Your objective = Word for word, print the entries that follow.

Record extracts =
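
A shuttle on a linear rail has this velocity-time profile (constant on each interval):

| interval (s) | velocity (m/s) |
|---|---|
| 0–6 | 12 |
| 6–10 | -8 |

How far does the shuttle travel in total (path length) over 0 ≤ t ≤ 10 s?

104 m

Distance (not displacement) is the total path length: add the absolute areas under v-t.
0–6 s: |12| × 6 = 72 m
6–10 s: |-8| × 4 = 32 m
Total distance = 104 m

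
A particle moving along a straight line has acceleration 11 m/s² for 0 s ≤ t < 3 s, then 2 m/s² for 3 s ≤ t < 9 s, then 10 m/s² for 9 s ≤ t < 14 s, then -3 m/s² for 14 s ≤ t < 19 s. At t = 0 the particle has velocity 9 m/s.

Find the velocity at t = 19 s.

Δv equals the area under the a-t graph; then v = v₀ + Δv.
0–3 s: 11 × 3 = 33 m/s
3–9 s: 2 × 6 = 12 m/s
9–14 s: 10 × 5 = 50 m/s
14–19 s: -3 × 5 = -15 m/s
Δv = 80 m/s, so v(19) = 9 + (80) = 89 m/s.

89 m/s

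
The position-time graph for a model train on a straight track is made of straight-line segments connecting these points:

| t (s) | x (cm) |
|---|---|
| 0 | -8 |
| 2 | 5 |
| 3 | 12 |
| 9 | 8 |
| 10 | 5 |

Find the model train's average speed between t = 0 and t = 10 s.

2.7 cm/s

Average speed = (total path length)/(elapsed time); on a piecewise-linear x-t graph the path length is Σ|Δx|.
0–2 s: |Δx| = |5 − -8| = 13 cm
2–3 s: |Δx| = |12 − 5| = 7 cm
3–9 s: |Δx| = |8 − 12| = 4 cm
9–10 s: |Δx| = |5 − 8| = 3 cm
Total path = 27 cm; average speed = 27/10 = 2.7 cm/s.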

Completed task =
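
A shuttle on a linear rail has this velocity-time profile (constant on each interval):

| interval (s) | velocity (m/s) |
|---|---|
| 0–6 | 12 |
| 6–10 | -8 |

How far does the shuttle travel in total (path length) over 0 ≤ t ≤ 10 s?

104 m

Distance (not displacement) is the total path length: add the absolute areas under v-t.
0–6 s: |12| × 6 = 72 m
6–10 s: |-8| × 4 = 32 m
Total distance = 104 m

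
A particle moving along a straight line has acceleration 11 m/s² for 0 s ≤ t < 3 s, then 2 m/s² for 3 s ≤ t < 9 s, then 10 m/s² for 9 s ≤ t < 14 s, then -3 m/s² for 14 s ≤ t < 19 s. At t = 0 the particle has velocity 9 m/s.

Find the velocity at t = 19 s.

Δv equals the area under the a-t graph; then v = v₀ + Δv.
0–3 s: 11 × 3 = 33 m/s
3–9 s: 2 × 6 = 12 m/s
9–14 s: 10 × 5 = 50 m/s
14–19 s: -3 × 5 = -15 m/s
Δv = 80 m/s, so v(19) = 9 + (80) = 89 m/s.

89 m/s

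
The position-time graph for a model train on a straight track is made of straight-line segments connecting these points:

| t (s) | x (cm) |
|---|---|
| 0 | -8 |
| 2 | 5 |
| 3 | 12 |
| 9 | 8 |
| 10 | 5 |

Find the model train's average speed between t = 0 and t = 10 s.

2.7 cm/s

Average speed = (total path length)/(elapsed time); on a piecewise-linear x-t graph the path length is Σ|Δx|.
0–2 s: |Δx| = |5 − -8| = 13 cm
2–3 s: |Δx| = |12 − 5| = 7 cm
3–9 s: |Δx| = |8 − 12| = 4 cm
9–10 s: |Δx| = |5 − 8| = 3 cm
Total path = 27 cm; average speed = 27/10 = 2.7 cm/s.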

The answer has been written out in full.